======== DATA TO EXAMINE

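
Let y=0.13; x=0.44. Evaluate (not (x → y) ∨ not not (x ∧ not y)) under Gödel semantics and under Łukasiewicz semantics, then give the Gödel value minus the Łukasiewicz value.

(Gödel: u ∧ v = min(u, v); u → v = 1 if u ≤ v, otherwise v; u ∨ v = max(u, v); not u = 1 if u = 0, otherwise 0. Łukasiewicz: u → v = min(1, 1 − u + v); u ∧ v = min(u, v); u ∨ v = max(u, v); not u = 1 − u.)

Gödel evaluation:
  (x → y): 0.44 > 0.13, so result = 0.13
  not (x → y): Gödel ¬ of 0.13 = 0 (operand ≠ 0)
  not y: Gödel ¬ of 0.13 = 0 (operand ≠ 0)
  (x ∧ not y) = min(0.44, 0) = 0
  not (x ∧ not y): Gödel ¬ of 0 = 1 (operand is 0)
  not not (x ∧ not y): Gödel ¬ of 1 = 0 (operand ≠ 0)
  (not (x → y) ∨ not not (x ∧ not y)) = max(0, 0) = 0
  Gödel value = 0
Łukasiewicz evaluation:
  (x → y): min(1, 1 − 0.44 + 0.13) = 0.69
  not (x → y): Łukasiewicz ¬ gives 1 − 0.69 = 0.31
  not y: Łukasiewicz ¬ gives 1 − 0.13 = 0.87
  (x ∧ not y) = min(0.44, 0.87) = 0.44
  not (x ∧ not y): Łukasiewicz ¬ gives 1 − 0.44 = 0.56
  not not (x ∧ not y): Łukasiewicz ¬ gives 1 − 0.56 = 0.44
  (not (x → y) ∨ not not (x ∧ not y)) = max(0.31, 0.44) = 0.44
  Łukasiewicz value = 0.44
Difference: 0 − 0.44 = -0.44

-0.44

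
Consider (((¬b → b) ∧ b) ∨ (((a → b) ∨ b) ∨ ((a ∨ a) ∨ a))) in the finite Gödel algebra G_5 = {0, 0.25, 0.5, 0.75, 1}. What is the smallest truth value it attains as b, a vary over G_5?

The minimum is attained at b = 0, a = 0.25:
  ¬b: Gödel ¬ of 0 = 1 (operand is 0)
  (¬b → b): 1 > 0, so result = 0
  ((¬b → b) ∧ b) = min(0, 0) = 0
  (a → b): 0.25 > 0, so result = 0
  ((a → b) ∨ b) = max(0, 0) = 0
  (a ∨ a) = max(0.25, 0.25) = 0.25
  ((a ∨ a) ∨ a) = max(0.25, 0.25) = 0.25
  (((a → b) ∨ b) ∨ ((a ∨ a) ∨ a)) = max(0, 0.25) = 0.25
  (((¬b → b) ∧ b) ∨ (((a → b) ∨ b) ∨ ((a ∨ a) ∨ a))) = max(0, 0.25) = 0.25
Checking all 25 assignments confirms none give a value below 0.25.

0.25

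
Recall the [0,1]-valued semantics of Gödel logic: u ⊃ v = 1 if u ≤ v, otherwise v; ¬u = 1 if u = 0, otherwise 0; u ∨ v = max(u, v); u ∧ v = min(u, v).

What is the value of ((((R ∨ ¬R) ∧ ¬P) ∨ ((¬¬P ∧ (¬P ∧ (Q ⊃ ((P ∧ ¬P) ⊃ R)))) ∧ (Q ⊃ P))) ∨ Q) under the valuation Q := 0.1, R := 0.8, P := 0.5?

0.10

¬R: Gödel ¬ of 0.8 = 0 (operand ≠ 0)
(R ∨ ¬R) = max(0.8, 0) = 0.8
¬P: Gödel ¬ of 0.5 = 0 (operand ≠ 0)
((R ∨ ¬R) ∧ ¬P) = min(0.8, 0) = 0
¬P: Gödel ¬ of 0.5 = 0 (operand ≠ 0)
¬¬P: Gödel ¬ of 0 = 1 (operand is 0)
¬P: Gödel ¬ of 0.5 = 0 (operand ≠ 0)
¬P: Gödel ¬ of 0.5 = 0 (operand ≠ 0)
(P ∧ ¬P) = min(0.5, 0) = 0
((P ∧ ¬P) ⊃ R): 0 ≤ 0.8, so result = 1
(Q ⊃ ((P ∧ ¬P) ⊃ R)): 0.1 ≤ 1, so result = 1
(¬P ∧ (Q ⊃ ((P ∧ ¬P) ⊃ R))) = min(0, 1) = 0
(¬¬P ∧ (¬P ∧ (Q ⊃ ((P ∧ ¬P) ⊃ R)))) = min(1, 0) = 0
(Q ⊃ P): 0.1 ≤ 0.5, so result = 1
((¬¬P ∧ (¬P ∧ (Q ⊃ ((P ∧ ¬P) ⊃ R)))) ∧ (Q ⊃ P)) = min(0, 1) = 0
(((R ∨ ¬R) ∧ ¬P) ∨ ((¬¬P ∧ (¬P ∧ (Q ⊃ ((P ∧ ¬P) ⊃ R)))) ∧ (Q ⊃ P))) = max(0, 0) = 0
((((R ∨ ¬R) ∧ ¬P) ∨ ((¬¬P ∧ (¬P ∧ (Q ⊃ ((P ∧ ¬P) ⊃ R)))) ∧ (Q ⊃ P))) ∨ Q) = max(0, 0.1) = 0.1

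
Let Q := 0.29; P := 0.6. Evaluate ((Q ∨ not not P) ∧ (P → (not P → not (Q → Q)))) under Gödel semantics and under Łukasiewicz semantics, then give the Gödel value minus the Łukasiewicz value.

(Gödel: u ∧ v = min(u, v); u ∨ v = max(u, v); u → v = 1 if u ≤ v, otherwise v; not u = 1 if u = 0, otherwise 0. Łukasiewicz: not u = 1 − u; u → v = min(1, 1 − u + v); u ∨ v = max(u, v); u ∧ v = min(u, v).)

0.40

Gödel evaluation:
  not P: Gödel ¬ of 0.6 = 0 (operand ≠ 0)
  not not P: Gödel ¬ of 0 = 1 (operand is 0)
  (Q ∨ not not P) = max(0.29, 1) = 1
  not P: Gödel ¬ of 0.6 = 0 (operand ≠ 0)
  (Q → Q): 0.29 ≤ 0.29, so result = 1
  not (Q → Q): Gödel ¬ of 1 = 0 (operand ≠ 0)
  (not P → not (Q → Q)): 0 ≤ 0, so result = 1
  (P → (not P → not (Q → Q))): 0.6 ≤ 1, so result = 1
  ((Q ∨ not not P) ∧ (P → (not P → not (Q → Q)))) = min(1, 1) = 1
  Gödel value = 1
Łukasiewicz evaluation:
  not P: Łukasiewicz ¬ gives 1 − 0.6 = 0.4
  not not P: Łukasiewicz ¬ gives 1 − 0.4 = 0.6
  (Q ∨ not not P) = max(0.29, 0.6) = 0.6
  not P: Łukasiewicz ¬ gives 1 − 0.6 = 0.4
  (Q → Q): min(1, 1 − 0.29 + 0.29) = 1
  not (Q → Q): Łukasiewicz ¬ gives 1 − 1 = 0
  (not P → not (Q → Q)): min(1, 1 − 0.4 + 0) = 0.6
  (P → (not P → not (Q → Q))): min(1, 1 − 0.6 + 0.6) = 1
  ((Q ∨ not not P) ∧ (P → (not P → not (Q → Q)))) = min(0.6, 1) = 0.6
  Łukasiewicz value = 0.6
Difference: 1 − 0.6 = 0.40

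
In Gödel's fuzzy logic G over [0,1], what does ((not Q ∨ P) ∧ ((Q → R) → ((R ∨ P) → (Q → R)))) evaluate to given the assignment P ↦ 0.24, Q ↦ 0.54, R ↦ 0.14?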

================

ASSIGNMENT - Make an exact copy of the whole listing, so that no line is lost.

ANSWER TO THIS PROBLEM -
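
Let y=0.13; x=0.44. Evaluate (not (x → y) ∨ not not (x ∧ not y)) under Gödel semantics and under Łukasiewicz semantics, then give the Gödel value minus the Łukasiewicz value.

(Gödel: u ∧ v = min(u, v); u → v = 1 if u ≤ v, otherwise v; u ∨ v = max(u, v); not u = 1 if u = 0, otherwise 0. Łukasiewicz: u → v = min(1, 1 − u + v); u ∧ v = min(u, v); u ∨ v = max(u, v); not u = 1 − u.)

Gödel evaluation:
  (x → y): 0.44 > 0.13, so result = 0.13
  not (x → y): Gödel ¬ of 0.13 = 0 (operand ≠ 0)
  not y: Gödel ¬ of 0.13 = 0 (operand ≠ 0)
  (x ∧ not y) = min(0.44, 0) = 0
  not (x ∧ not y): Gödel ¬ of 0 = 1 (operand is 0)
  not not (x ∧ not y): Gödel ¬ of 1 = 0 (operand ≠ 0)
  (not (x → y) ∨ not not (x ∧ not y)) = max(0, 0) = 0
  Gödel value = 0
Łukasiewicz evaluation:
  (x → y): min(1, 1 − 0.44 + 0.13) = 0.69
  not (x → y): Łukasiewicz ¬ gives 1 − 0.69 = 0.31
  not y: Łukasiewicz ¬ gives 1 − 0.13 = 0.87
  (x ∧ not y) = min(0.44, 0.87) = 0.44
  not (x ∧ not y): Łukasiewicz ¬ gives 1 − 0.44 = 0.56
  not not (x ∧ not y): Łukasiewicz ¬ gives 1 − 0.56 = 0.44
  (not (x → y) ∨ not not (x ∧ not y)) = max(0.31, 0.44) = 0.44
  Łukasiewicz value = 0.44
Difference: 0 − 0.44 = -0.44

-0.44

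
Consider (((¬b → b) ∧ b) ∨ (((a → b) ∨ b) ∨ ((a ∨ a) ∨ a))) in the finite Gödel algebra G_5 = {0, 0.25, 0.5, 0.75, 1}. What is the smallest truth value it attains as b, a vary over G_5?

The minimum is attained at b = 0, a = 0.25:
  ¬b: Gödel ¬ of 0 = 1 (operand is 0)
  (¬b → b): 1 > 0, so result = 0
  ((¬b → b) ∧ b) = min(0, 0) = 0
  (a → b): 0.25 > 0, so result = 0
  ((a → b) ∨ b) = max(0, 0) = 0
  (a ∨ a) = max(0.25, 0.25) = 0.25
  ((a ∨ a) ∨ a) = max(0.25, 0.25) = 0.25
  (((a → b) ∨ b) ∨ ((a ∨ a) ∨ a)) = max(0, 0.25) = 0.25
  (((¬b → b) ∧ b) ∨ (((a → b) ∨ b) ∨ ((a ∨ a) ∨ a))) = max(0, 0.25) = 0.25
Checking all 25 assignments confirms none give a value below 0.25.

0.25

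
Recall the [0,1]-valued semantics of Gödel logic: u ⊃ v = 1 if u ≤ v, otherwise v; ¬u = 1 if u = 0, otherwise 0; u ∨ v = max(u, v); u ∧ v = min(u, v).

What is the value of ((((R ∨ ¬R) ∧ ¬P) ∨ ((¬¬P ∧ (¬P ∧ (Q ⊃ ((P ∧ ¬P) ⊃ R)))) ∧ (Q ⊃ P))) ∨ Q) under the valuation Q := 0.1, R := 0.8, P := 0.5?

0.10

¬R: Gödel ¬ of 0.8 = 0 (operand ≠ 0)
(R ∨ ¬R) = max(0.8, 0) = 0.8
¬P: Gödel ¬ of 0.5 = 0 (operand ≠ 0)
((R ∨ ¬R) ∧ ¬P) = min(0.8, 0) = 0
¬P: Gödel ¬ of 0.5 = 0 (operand ≠ 0)
¬¬P: Gödel ¬ of 0 = 1 (operand is 0)
¬P: Gödel ¬ of 0.5 = 0 (operand ≠ 0)
¬P: Gödel ¬ of 0.5 = 0 (operand ≠ 0)
(P ∧ ¬P) = min(0.5, 0) = 0
((P ∧ ¬P) ⊃ R): 0 ≤ 0.8, so result = 1
(Q ⊃ ((P ∧ ¬P) ⊃ R)): 0.1 ≤ 1, so result = 1
(¬P ∧ (Q ⊃ ((P ∧ ¬P) ⊃ R))) = min(0, 1) = 0
(¬¬P ∧ (¬P ∧ (Q ⊃ ((P ∧ ¬P) ⊃ R)))) = min(1, 0) = 0
(Q ⊃ P): 0.1 ≤ 0.5, so result = 1
((¬¬P ∧ (¬P ∧ (Q ⊃ ((P ∧ ¬P) ⊃ R)))) ∧ (Q ⊃ P)) = min(0, 1) = 0
(((R ∨ ¬R) ∧ ¬P) ∨ ((¬¬P ∧ (¬P ∧ (Q ⊃ ((P ∧ ¬P) ⊃ R)))) ∧ (Q ⊃ P))) = max(0, 0) = 0
((((R ∨ ¬R) ∧ ¬P) ∨ ((¬¬P ∧ (¬P ∧ (Q ⊃ ((P ∧ ¬P) ⊃ R)))) ∧ (Q ⊃ P))) ∨ Q) = max(0, 0.1) = 0.1

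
Let Q := 0.29; P := 0.6. Evaluate ((Q ∨ not not P) ∧ (P → (not P → not (Q → Q)))) under Gödel semantics and under Łukasiewicz semantics, then give the Gödel value minus the Łukasiewicz value.

(Gödel: u ∧ v = min(u, v); u ∨ v = max(u, v); u → v = 1 if u ≤ v, otherwise v; not u = 1 if u = 0, otherwise 0. Łukasiewicz: not u = 1 − u; u → v = min(1, 1 − u + v); u ∨ v = max(u, v); u ∧ v = min(u, v).)

0.40

Gödel evaluation:
  not P: Gödel ¬ of 0.6 = 0 (operand ≠ 0)
  not not P: Gödel ¬ of 0 = 1 (operand is 0)
  (Q ∨ not not P) = max(0.29, 1) = 1
  not P: Gödel ¬ of 0.6 = 0 (operand ≠ 0)
  (Q → Q): 0.29 ≤ 0.29, so result = 1
  not (Q → Q): Gödel ¬ of 1 = 0 (operand ≠ 0)
  (not P → not (Q → Q)): 0 ≤ 0, so result = 1
  (P → (not P → not (Q → Q))): 0.6 ≤ 1, so result = 1
  ((Q ∨ not not P) ∧ (P → (not P → not (Q → Q)))) = min(1, 1) = 1
  Gödel value = 1
Łukasiewicz evaluation:
  not P: Łukasiewicz ¬ gives 1 − 0.6 = 0.4
  not not P: Łukasiewicz ¬ gives 1 − 0.4 = 0.6
  (Q ∨ not not P) = max(0.29, 0.6) = 0.6
  not P: Łukasiewicz ¬ gives 1 − 0.6 = 0.4
  (Q → Q): min(1, 1 − 0.29 + 0.29) = 1
  not (Q → Q): Łukasiewicz ¬ gives 1 − 1 = 0
  (not P → not (Q → Q)): min(1, 1 − 0.4 + 0) = 0.6
  (P → (not P → not (Q → Q))): min(1, 1 − 0.6 + 0.6) = 1
  ((Q ∨ not not P) ∧ (P → (not P → not (Q → Q)))) = min(0.6, 1) = 0.6
  Łukasiewicz value = 0.6
Difference: 1 − 0.6 = 0.40

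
In Gödel's fuzzy logic G over [0,1], what does ((not Q ∨ P) ∧ ((Q → R) → ((R ∨ P) → (Q → R)))) evaluate to given the assignment P ↦ 0.24, Q ↦ 0.54, R ↦ 0.14?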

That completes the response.